The task — Of all the lines in the entries below, give again exactly those starting at the line containing "- the NOK 300-day" and ending at the line containing "The fund can borrow CHF", both ends included, and no others.
-------- Records shown --------
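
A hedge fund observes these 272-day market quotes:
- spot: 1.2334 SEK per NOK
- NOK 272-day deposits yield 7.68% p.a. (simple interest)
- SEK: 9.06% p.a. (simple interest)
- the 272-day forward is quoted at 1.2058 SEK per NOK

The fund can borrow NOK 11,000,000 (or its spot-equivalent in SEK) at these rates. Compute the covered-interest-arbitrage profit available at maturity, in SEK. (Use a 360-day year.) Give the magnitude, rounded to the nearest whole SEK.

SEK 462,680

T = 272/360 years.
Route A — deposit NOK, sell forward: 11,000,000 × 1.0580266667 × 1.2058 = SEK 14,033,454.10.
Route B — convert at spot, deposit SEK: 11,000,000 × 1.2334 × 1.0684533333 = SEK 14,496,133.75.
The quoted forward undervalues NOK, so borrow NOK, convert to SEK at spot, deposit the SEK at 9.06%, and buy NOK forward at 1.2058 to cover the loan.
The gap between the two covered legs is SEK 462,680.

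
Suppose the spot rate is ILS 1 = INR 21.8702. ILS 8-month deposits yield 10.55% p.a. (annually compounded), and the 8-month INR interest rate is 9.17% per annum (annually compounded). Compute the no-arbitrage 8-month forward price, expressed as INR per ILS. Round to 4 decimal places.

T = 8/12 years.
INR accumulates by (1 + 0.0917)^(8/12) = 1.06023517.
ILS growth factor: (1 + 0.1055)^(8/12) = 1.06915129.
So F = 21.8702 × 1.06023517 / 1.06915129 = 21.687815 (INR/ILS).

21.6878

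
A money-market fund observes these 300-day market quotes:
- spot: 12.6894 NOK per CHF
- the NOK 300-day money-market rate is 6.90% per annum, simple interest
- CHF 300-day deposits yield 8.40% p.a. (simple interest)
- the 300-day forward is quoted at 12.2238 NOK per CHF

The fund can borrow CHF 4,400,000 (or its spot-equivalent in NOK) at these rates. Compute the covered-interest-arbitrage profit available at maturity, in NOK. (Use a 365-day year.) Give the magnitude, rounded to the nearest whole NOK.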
--------
-------- Records shown --------
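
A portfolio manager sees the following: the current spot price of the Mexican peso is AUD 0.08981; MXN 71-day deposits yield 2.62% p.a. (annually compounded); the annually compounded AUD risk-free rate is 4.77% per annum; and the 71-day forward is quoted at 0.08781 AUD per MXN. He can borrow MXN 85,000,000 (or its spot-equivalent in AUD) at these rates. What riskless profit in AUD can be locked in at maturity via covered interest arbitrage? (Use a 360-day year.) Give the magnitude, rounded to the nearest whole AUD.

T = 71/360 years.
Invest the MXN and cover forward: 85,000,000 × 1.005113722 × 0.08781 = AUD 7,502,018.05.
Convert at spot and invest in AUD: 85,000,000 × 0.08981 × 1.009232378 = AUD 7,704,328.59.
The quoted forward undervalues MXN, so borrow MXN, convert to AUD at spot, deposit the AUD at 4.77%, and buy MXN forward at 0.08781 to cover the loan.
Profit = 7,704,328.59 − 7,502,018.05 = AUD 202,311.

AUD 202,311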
--------
Task answer —
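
- the NOK 300-day money-market rate is 6.90% per annum, simple interest
- CHF 300-day deposits yield 8.40% p.a. (simple interest)
- the 300-day forward is quoted at 12.2238 NOK per CHF

The fund can borrow CHF 4,400,000 (or its spot-equivalent in NOK) at these rates. Compute the covered-interest-arbitrage profit available at maturity, in NOK. (Use a 365-day year.) Give the magnitude, rounded to the nearest whole NOK.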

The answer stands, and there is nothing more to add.